▶ _ACTION ITEM_
Under this line are the records; write out word for word the part that begins at the line containing "At maturity the" and ends at the line containing "0.0692 is the continuously-compounded risk-free rate.", and no more.

▶ _MATERIAL FOR THIS TASK_
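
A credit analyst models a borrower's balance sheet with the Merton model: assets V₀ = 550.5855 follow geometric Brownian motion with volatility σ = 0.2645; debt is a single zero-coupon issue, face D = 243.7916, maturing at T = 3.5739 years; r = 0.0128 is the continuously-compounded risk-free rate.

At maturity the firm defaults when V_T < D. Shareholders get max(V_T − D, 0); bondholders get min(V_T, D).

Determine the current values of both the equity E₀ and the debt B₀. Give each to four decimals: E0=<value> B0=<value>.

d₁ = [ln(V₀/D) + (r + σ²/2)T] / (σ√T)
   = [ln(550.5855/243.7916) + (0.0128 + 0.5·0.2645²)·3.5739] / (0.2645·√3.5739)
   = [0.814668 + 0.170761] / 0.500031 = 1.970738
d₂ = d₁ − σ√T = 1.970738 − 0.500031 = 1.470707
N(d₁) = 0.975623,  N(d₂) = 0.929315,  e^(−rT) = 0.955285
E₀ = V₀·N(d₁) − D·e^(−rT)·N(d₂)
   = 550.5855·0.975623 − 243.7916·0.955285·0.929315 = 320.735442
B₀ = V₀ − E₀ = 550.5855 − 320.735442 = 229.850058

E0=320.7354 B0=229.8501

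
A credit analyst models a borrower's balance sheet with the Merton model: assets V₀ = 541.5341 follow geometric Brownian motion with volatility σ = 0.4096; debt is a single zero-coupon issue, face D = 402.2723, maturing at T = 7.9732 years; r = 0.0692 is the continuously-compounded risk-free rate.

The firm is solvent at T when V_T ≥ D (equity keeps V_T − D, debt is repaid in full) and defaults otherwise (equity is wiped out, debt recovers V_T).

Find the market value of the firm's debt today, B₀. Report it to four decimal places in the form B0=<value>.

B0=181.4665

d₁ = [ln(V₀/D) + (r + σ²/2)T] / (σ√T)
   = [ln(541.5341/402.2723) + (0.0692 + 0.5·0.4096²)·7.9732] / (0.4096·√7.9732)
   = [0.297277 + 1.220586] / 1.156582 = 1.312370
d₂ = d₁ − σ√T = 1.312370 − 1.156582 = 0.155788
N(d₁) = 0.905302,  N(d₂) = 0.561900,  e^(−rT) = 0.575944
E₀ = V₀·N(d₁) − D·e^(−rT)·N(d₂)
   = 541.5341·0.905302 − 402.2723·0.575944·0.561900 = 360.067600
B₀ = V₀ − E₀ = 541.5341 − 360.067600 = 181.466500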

---

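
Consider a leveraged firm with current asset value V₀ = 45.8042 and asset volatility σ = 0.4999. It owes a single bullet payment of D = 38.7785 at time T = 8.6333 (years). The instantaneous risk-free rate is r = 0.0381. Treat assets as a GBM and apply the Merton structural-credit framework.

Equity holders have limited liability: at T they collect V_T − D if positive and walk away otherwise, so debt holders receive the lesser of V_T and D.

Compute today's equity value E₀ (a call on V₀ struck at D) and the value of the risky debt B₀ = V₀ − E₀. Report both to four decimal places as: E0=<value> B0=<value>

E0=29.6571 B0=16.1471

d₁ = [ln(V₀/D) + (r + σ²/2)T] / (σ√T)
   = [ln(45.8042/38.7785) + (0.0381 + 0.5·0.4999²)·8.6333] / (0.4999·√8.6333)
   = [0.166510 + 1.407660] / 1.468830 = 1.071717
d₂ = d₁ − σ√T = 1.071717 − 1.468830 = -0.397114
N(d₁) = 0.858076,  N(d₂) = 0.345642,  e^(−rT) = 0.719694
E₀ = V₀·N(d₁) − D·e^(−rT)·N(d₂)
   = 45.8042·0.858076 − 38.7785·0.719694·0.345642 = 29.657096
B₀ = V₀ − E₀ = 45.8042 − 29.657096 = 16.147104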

==

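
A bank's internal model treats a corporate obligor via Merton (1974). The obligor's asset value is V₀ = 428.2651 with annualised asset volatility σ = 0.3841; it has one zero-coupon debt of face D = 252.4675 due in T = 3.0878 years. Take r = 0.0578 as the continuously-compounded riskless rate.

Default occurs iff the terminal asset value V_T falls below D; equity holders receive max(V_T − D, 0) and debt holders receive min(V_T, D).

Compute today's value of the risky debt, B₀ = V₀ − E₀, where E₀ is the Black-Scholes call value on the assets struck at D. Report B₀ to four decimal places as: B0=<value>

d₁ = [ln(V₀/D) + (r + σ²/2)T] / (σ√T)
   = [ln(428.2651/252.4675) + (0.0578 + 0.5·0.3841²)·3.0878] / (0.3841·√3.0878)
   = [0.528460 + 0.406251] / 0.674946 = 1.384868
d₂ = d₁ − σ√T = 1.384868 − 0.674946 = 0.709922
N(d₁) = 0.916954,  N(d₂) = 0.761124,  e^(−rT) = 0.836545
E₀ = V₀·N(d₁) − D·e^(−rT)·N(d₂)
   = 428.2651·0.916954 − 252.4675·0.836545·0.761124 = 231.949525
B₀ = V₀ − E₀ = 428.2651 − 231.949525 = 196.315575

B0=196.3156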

▶ _YOUR RESPONSE_
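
At maturity the firm defaults when V_T < D. Shareholders get max(V_T − D, 0); bondholders get min(V_T, D).

Determine the current values of both the equity E₀ and the debt B₀. Give each to four decimals: E0=<value> B0=<value>.

d₁ = [ln(V₀/D) + (r + σ²/2)T] / (σ√T)
   = [ln(550.5855/243.7916) + (0.0128 + 0.5·0.2645²)·3.5739] / (0.2645·√3.5739)
   = [0.814668 + 0.170761] / 0.500031 = 1.970738
d₂ = d₁ − σ√T = 1.970738 − 0.500031 = 1.470707
N(d₁) = 0.975623,  N(d₂) = 0.929315,  e^(−rT) = 0.955285
E₀ = V₀·N(d₁) − D·e^(−rT)·N(d₂)
   = 550.5855·0.975623 − 243.7916·0.955285·0.929315 = 320.735442
B₀ = V₀ − E₀ = 550.5855 − 320.735442 = 229.850058

E0=320.7354 B0=229.8501

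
A credit analyst models a borrower's balance sheet with the Merton model: assets V₀ = 541.5341 follow geometric Brownian motion with volatility σ = 0.4096; debt is a single zero-coupon issue, face D = 402.2723, maturing at T = 7.9732 years; r = 0.0692 is the continuously-compounded risk-free rate.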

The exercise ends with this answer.